» **TASK DIRECTIONS**:
Transcribe each entry so that it matches the original exactly.

» **ENTRIES PROVIDED**:
════════════════════

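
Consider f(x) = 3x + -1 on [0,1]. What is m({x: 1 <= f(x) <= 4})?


f^(-1)([1, 4]) = {x : 1 <= 3x + -1 <= 4}
Solving: (1 - -1)/3 <= x <= (4 - -1)/3
= [0.666667, 1.666667]
Intersecting with [0,1]: [0.666667, 1]
Measure = 1 - 0.666667 = 0.333333


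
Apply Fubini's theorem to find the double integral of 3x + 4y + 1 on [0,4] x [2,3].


By Fubini, integrate in x first, then y.
Step 1: Fix y, integrate over x in [0,4]:
  integral(3x + 4y + 1, x=0..4)
  = 3*(4^2 - 0^2)/2 + (4y + 1)*(4 - 0)
  = 24 + (4y + 1)*4
  = 24 + 16y + 4
  = 28 + 16y
Step 2: Integrate over y in [2,3]:
  integral(28 + 16y, y=2..3)
  = 28*1 + 16*(3^2 - 2^2)/2
  = 28 + 40
  = 68


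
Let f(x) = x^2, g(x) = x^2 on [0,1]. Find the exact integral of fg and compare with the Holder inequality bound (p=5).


Step 1: Exact integral of f*g = integral(x^4, 0, 1) = 1/5
     = 0.2
Step 2: Holder bound with p=5, q=1.25:
  ||f||_p = (integral x^10 dx)^(1/5) = (1/11)^(1/5) = 0.619044
  ||g||_q = (integral x^2.5 dx)^(1/1.25) = (1/3.5)^(1/1.25) = 0.367067
Step 3: Holder bound = ||f||_p * ||g||_q = 0.619044 * 0.367067 = 0.227231
Verification: 0.2 <= 0.227231 (Holder holds)


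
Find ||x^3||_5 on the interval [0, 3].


Step 1: ||f||_5 = (integral_0^3 |x^3|^5 dx)^(1/5)
     = (integral_0^3 x^15 dx)^(1/5)
Step 2: integral_0^3 x^15 dx = [x^16/(16)] from 0 to 3 = 3^16/16
     = 43046721/16 = 2.690420e+06
Step 3: ||f||_5 = (2.690420e+06)^(1/5) = 19.318083


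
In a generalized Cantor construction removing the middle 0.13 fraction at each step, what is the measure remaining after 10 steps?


Step 1: At each step, fraction remaining = 1 - 0.13 = 0.87
Step 2: After 10 steps, measure = (0.87)^10
Result = 0.248423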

════════════════════

» **EXERCISE OUTPUT**:
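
Consider f(x) = 3x + -1 on [0,1]. What is m({x: 1 <= f(x) <= 4})?


f^(-1)([1, 4]) = {x : 1 <= 3x + -1 <= 4}
Solving: (1 - -1)/3 <= x <= (4 - -1)/3
= [0.666667, 1.666667]
Intersecting with [0,1]: [0.666667, 1]
Measure = 1 - 0.666667 = 0.333333


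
Apply Fubini's theorem to find the double integral of 3x + 4y + 1 on [0,4] x [2,3].


By Fubini, integrate in x first, then y.
Step 1: Fix y, integrate over x in [0,4]:
  integral(3x + 4y + 1, x=0..4)
  = 3*(4^2 - 0^2)/2 + (4y + 1)*(4 - 0)
  = 24 + (4y + 1)*4
  = 24 + 16y + 4
  = 28 + 16y
Step 2: Integrate over y in [2,3]:
  integral(28 + 16y, y=2..3)
  = 28*1 + 16*(3^2 - 2^2)/2
  = 28 + 40
  = 68


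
Let f(x) = x^2, g(x) = x^2 on [0,1]. Find the exact integral of fg and compare with the Holder inequality bound (p=5).


Step 1: Exact integral of f*g = integral(x^4, 0, 1) = 1/5
     = 0.2
Step 2: Holder bound with p=5, q=1.25:
  ||f||_p = (integral x^10 dx)^(1/5) = (1/11)^(1/5) = 0.619044
  ||g||_q = (integral x^2.5 dx)^(1/1.25) = (1/3.5)^(1/1.25) = 0.367067
Step 3: Holder bound = ||f||_p * ||g||_q = 0.619044 * 0.367067 = 0.227231
Verification: 0.2 <= 0.227231 (Holder holds)


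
Find ||x^3||_5 on the interval [0, 3].


Step 1: ||f||_5 = (integral_0^3 |x^3|^5 dx)^(1/5)
     = (integral_0^3 x^15 dx)^(1/5)
Step 2: integral_0^3 x^15 dx = [x^16/(16)] from 0 to 3 = 3^16/16
     = 43046721/16 = 2.690420e+06
Step 3: ||f||_5 = (2.690420e+06)^(1/5) = 19.318083


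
In a generalized Cantor construction removing the middle 0.13 fraction at each step, what is the measure remaining after 10 steps?


Step 1: At each step, fraction remaining = 1 - 0.13 = 0.87
Step 2: After 10 steps, measure = (0.87)^10
Result = 0.248423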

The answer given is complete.